Records for the exercise:
====

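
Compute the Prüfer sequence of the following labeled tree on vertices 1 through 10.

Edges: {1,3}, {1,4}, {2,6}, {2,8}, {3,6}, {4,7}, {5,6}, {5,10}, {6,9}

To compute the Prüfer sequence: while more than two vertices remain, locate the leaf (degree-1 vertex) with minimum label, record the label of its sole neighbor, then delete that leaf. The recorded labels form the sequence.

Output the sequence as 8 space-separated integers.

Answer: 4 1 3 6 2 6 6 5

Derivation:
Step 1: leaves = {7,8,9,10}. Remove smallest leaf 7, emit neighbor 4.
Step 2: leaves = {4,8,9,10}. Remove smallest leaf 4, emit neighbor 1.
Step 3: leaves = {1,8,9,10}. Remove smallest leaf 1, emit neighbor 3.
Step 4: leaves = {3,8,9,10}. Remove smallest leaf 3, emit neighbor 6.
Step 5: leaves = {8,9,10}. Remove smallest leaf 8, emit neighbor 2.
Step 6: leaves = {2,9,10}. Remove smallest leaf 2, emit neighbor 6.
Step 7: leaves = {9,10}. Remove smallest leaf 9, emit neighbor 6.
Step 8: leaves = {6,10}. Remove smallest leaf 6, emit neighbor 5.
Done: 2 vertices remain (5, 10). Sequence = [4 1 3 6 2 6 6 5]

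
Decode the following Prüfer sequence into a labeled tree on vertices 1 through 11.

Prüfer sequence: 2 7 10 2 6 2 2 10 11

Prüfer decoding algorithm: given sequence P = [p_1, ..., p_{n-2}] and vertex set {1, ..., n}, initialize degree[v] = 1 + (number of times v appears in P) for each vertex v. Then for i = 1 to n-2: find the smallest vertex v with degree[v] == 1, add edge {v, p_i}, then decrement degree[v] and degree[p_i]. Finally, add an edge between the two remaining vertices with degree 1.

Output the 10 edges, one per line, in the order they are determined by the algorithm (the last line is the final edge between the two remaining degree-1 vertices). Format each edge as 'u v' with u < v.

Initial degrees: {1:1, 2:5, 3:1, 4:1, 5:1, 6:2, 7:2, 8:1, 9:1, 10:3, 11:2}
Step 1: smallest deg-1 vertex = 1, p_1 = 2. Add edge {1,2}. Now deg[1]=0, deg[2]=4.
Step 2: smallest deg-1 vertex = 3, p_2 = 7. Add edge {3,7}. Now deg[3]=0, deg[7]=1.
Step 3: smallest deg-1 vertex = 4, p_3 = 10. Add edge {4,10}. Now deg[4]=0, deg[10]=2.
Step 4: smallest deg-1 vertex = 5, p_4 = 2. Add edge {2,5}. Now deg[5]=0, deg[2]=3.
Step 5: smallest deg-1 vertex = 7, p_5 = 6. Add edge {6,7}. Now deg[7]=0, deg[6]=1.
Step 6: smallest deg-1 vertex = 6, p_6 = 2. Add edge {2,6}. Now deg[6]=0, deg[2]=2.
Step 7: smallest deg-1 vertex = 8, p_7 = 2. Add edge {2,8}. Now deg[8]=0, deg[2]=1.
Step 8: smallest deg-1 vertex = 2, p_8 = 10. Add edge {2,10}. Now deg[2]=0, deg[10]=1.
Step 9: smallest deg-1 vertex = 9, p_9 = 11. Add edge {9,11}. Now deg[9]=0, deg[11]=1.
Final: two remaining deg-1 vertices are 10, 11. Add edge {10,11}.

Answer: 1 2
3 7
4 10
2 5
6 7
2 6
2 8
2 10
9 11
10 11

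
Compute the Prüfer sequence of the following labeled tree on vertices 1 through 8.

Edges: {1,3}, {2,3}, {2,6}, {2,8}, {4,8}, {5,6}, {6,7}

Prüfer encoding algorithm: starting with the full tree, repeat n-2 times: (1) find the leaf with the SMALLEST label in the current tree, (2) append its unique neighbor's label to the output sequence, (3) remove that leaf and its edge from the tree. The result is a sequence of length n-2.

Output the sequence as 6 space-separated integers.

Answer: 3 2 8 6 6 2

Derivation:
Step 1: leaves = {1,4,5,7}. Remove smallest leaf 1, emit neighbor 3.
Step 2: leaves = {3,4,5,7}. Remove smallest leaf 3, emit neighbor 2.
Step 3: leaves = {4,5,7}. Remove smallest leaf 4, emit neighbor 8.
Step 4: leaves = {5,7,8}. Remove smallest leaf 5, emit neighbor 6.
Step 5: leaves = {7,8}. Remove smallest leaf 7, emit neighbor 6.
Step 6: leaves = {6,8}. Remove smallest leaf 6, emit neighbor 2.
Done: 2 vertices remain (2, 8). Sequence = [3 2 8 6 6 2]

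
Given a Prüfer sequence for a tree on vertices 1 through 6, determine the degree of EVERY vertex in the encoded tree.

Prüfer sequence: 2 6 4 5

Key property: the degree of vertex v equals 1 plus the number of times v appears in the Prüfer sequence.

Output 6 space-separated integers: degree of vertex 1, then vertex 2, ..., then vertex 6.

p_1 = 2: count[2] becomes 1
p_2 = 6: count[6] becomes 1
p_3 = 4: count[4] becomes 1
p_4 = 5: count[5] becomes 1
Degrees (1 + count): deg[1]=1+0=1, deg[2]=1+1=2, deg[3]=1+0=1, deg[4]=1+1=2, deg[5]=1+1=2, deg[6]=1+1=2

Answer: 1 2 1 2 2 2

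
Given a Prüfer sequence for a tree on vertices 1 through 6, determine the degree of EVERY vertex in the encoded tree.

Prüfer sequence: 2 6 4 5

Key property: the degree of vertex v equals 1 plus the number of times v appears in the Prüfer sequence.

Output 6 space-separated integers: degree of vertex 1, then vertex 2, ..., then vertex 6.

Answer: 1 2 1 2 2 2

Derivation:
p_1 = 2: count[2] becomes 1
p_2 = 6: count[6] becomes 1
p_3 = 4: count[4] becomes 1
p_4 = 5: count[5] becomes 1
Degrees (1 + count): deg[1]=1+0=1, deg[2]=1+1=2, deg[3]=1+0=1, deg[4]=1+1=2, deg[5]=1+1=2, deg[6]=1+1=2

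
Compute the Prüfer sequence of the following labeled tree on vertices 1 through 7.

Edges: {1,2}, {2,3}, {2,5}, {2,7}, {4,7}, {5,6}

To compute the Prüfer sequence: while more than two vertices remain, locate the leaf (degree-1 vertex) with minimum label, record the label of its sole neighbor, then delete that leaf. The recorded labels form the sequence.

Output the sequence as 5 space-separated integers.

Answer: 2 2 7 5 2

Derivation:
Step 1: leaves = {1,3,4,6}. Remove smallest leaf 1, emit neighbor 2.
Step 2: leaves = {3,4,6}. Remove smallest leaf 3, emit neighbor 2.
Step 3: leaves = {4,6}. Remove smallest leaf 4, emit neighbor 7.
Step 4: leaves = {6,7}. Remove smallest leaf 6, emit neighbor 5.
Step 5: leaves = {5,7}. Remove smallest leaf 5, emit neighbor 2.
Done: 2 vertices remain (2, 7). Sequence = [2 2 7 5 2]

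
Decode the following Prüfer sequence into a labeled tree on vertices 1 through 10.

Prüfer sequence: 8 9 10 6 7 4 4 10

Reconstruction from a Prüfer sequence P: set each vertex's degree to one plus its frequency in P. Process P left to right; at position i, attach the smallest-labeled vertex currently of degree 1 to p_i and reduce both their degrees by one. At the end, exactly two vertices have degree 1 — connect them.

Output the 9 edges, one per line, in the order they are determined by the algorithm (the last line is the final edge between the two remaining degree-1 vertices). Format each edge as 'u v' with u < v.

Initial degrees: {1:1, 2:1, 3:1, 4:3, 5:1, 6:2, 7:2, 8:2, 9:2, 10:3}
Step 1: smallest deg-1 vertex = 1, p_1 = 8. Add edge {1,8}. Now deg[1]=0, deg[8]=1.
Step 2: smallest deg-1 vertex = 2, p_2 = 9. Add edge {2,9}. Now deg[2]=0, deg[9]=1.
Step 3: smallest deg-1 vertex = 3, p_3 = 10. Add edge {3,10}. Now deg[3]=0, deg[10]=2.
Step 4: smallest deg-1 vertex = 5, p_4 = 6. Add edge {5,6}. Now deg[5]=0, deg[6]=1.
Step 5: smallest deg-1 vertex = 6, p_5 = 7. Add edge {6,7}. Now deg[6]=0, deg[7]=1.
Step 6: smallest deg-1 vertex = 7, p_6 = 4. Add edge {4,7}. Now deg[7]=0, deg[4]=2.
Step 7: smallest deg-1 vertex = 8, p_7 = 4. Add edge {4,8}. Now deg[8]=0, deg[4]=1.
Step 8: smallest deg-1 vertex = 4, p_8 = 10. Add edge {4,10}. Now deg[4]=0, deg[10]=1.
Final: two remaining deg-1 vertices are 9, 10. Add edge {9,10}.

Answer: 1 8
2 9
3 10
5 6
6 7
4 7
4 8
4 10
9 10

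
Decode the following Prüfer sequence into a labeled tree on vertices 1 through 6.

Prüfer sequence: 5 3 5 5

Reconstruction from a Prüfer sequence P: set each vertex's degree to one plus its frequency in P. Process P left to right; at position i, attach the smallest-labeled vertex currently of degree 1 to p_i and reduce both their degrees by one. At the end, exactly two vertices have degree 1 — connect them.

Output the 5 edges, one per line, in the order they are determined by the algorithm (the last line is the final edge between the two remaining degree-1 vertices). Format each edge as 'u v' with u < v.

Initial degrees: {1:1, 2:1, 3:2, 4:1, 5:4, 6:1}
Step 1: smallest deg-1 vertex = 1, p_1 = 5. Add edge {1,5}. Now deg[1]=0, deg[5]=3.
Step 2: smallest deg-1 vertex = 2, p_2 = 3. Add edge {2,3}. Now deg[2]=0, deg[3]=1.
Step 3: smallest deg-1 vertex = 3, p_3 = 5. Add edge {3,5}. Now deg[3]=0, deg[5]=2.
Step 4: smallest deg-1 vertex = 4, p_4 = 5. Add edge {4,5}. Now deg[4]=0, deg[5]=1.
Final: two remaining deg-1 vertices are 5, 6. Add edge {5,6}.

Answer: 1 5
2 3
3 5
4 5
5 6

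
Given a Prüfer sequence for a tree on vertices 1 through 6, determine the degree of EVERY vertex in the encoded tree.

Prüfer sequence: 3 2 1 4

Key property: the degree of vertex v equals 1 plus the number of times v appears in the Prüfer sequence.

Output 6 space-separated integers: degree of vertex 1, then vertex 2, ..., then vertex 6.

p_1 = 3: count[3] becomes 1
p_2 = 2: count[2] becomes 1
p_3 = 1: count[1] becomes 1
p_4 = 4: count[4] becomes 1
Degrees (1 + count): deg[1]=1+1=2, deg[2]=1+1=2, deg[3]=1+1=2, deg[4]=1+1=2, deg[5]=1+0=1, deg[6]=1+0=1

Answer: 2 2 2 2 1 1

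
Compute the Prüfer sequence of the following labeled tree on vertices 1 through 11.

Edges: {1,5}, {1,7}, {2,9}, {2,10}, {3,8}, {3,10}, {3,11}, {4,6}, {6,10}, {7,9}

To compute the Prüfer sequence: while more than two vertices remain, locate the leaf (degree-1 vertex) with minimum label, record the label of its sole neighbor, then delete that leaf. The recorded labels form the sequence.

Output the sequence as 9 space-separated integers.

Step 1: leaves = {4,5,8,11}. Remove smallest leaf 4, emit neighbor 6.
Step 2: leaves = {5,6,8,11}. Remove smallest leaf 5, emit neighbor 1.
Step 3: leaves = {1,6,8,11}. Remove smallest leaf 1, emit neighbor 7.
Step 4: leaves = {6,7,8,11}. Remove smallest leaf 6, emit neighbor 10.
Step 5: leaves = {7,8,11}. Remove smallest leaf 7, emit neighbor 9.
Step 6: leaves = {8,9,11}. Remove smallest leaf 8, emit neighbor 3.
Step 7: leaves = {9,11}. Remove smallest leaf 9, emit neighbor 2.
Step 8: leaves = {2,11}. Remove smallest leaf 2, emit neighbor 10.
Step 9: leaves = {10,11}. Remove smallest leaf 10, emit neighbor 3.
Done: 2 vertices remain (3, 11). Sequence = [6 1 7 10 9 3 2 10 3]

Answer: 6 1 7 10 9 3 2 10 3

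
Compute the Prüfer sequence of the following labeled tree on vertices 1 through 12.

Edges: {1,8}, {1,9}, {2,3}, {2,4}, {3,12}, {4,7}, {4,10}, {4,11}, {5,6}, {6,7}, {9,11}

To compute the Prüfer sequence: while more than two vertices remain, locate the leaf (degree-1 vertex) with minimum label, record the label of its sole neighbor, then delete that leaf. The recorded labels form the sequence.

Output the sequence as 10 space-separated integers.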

====

Exercise directions: Please extract exactly, and only, the lines from the line containing "1 through 12." through the last line of the records.

Result for this exercise:
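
Compute the Prüfer sequence of the following labeled tree on vertices 1 through 12.

Edges: {1,8}, {1,9}, {2,3}, {2,4}, {3,12}, {4,7}, {4,10}, {4,11}, {5,6}, {6,7}, {9,11}

To compute the Prüfer sequence: while more than two vertices remain, locate the leaf (degree-1 vertex) with minimum label, record the label of its sole neighbor, then delete that leaf. The recorded labels form the sequence.

Output the sequence as 10 space-separated integers.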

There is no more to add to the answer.